• [TASK DIRECTIONS]
From the listing below, pull out the lines that hold "mails".

• [INPUT DATA]
□ □ □ □ □ □ □
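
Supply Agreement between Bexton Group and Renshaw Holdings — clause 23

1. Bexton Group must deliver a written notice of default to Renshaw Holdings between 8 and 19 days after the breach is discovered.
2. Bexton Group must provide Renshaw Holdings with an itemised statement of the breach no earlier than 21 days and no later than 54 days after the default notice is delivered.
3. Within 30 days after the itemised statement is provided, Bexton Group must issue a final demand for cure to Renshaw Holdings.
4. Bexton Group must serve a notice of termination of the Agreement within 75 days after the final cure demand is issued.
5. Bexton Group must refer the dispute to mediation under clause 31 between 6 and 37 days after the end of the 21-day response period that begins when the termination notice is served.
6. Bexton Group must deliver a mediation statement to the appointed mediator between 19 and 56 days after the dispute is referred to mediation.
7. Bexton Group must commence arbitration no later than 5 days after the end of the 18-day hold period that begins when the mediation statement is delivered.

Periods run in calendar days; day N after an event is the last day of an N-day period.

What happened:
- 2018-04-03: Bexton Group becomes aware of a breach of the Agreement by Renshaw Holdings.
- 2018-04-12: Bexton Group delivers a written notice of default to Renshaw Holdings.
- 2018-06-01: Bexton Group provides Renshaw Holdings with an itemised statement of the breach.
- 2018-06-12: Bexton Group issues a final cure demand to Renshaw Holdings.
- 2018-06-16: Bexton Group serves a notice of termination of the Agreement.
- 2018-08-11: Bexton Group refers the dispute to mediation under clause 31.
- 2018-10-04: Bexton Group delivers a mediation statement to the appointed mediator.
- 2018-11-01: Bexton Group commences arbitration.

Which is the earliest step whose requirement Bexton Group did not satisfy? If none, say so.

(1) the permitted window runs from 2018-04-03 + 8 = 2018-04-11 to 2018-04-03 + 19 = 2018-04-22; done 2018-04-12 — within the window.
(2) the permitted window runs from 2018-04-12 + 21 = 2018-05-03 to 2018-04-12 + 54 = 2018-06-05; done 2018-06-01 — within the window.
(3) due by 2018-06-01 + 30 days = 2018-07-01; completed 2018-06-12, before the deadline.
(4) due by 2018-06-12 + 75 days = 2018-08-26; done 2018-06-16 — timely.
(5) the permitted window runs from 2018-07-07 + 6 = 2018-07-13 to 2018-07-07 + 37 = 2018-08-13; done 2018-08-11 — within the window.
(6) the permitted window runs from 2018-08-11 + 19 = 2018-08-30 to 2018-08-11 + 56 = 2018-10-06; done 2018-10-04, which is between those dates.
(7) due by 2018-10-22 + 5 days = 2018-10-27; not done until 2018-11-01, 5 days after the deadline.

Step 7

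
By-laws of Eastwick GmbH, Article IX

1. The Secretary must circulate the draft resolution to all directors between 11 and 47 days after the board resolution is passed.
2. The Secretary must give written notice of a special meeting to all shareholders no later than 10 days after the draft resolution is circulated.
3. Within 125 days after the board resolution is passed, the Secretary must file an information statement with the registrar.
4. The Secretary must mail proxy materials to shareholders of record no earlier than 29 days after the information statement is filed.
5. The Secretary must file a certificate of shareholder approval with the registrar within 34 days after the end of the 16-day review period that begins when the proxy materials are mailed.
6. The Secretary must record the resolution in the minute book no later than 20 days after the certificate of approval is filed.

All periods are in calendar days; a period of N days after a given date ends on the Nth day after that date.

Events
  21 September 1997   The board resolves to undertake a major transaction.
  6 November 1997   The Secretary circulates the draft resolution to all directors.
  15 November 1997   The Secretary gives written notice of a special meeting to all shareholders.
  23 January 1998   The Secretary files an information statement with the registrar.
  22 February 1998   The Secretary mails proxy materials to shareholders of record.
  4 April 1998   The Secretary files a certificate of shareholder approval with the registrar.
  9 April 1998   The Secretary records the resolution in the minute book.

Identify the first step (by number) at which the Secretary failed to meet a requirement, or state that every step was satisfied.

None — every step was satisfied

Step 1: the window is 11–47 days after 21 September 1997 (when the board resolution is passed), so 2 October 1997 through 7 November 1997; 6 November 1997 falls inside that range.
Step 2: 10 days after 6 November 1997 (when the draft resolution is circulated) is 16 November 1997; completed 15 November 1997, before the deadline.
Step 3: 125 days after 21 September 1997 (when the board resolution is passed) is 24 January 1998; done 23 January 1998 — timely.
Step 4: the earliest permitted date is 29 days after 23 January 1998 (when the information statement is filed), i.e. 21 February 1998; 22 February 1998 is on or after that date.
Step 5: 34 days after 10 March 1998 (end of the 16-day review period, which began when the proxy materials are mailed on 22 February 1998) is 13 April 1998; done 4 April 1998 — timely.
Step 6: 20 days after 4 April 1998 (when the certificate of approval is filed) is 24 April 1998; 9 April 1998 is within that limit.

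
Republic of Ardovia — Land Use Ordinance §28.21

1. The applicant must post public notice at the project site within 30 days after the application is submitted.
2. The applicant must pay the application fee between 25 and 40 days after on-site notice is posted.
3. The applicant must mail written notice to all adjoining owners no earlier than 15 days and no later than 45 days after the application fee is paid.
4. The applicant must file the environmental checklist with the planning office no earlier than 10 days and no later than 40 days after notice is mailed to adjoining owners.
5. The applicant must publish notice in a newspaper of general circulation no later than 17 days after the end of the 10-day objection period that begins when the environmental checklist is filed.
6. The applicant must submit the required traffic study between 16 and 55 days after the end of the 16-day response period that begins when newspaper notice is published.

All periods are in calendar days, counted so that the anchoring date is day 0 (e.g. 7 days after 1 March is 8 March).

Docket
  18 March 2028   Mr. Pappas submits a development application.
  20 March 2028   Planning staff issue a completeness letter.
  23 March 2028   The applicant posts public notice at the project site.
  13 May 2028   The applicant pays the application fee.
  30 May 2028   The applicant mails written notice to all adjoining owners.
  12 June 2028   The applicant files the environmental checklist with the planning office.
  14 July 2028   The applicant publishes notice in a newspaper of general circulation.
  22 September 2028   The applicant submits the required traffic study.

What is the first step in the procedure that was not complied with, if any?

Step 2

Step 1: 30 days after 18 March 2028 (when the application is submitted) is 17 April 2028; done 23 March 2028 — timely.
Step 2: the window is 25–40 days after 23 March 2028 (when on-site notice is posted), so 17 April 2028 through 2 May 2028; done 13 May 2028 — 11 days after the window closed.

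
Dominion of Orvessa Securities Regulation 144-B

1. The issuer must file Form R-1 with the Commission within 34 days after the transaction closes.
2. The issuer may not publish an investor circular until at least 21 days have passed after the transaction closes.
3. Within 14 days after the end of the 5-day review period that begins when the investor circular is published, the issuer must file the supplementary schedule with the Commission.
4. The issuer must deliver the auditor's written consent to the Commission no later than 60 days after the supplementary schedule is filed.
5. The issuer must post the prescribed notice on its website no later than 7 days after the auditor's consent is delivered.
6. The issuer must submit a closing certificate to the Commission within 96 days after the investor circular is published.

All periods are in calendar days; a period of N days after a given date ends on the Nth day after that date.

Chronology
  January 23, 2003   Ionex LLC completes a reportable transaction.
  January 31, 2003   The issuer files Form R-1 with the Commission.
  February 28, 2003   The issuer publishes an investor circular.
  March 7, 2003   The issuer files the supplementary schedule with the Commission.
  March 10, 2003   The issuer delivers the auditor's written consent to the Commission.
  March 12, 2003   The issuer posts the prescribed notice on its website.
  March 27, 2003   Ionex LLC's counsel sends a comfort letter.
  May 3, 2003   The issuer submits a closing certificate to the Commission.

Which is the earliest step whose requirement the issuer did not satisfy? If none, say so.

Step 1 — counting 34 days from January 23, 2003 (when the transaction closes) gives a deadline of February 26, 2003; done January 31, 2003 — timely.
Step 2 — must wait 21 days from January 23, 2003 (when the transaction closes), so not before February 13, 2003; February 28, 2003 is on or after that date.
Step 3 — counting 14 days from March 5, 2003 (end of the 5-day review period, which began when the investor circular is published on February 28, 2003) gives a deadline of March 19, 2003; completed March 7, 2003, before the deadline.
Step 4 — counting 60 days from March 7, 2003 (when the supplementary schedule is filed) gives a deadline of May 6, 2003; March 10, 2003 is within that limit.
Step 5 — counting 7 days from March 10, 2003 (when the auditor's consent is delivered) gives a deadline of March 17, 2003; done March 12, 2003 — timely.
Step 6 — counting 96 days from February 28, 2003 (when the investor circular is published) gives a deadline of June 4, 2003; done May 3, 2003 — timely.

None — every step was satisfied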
□ □ □ □ □ □ □
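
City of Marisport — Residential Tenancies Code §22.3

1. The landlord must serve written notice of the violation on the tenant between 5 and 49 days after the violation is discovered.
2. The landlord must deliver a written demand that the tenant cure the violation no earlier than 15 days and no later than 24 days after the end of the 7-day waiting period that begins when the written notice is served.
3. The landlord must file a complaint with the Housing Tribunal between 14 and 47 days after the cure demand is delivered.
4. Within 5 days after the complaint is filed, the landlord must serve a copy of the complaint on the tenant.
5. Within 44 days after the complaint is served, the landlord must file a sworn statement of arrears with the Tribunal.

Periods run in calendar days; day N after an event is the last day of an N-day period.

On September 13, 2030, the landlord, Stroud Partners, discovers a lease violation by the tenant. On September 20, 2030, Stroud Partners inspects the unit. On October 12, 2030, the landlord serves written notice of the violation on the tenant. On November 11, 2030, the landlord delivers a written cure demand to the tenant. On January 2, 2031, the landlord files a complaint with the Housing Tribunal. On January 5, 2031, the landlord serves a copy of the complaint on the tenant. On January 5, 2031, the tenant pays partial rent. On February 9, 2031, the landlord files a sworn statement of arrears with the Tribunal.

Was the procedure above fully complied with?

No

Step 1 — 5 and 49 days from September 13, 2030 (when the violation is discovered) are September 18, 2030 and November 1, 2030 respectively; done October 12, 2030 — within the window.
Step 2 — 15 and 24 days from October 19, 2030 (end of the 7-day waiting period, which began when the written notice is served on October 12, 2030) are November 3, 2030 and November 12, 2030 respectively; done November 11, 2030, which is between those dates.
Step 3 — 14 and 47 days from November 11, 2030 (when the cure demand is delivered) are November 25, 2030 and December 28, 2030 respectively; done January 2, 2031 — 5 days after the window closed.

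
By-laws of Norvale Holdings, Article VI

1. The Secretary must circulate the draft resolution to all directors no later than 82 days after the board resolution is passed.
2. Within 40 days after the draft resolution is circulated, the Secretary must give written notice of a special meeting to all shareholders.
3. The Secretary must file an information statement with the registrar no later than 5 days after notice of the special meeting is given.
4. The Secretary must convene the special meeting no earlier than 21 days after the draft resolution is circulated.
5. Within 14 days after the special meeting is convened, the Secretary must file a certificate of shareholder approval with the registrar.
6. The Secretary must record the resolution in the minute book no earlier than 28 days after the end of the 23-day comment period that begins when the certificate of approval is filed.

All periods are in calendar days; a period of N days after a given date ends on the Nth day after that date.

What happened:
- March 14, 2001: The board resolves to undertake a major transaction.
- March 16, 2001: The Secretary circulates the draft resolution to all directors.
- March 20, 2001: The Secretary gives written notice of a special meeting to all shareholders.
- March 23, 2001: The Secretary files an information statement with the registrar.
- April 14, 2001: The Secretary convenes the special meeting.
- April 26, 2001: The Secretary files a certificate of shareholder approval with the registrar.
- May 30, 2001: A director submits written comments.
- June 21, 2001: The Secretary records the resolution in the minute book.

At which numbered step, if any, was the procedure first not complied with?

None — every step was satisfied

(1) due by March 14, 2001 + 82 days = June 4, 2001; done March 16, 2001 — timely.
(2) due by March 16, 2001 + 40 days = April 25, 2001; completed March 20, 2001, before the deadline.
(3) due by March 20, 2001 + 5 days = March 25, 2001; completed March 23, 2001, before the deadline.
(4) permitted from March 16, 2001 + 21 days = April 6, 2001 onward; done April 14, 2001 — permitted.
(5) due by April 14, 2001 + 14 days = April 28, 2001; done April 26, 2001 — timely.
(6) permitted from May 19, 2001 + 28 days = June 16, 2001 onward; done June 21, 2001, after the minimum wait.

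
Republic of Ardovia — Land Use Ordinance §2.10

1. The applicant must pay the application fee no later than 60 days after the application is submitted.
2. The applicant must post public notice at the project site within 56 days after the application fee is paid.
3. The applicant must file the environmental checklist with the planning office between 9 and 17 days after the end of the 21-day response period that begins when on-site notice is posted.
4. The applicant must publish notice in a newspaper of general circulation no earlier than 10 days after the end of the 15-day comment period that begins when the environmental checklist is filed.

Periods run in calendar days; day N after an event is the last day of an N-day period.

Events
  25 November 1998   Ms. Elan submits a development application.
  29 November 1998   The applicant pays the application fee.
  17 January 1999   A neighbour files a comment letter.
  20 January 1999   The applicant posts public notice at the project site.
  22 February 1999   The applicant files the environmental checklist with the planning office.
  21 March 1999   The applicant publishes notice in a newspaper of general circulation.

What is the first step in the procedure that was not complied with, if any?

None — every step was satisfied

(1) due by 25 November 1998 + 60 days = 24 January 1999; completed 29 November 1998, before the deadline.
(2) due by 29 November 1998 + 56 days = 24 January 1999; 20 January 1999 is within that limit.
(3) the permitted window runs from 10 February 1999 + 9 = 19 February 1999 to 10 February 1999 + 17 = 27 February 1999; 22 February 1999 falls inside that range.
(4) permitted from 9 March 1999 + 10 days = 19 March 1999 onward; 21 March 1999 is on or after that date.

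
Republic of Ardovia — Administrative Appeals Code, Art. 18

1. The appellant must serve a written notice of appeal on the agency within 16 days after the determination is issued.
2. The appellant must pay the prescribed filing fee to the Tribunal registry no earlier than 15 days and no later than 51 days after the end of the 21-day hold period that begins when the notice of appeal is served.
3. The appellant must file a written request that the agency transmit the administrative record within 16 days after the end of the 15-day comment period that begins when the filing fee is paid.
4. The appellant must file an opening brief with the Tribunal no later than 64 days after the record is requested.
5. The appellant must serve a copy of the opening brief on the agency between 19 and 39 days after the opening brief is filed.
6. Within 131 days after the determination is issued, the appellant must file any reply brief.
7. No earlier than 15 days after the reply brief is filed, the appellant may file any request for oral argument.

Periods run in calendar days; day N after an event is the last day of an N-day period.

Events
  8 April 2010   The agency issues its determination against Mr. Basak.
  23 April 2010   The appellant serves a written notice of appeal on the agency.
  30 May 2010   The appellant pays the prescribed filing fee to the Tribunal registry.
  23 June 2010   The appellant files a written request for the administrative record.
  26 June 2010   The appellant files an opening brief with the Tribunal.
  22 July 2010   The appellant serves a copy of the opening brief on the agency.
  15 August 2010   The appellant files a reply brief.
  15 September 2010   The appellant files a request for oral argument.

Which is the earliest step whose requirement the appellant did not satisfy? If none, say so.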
□ □ □ □ □ □ □
• [ANSWER FOR THE TASK]
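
  22 February 1998   The Secretary mails proxy materials to shareholders of record.
  30 May 2028   The applicant mails written notice to all adjoining owners.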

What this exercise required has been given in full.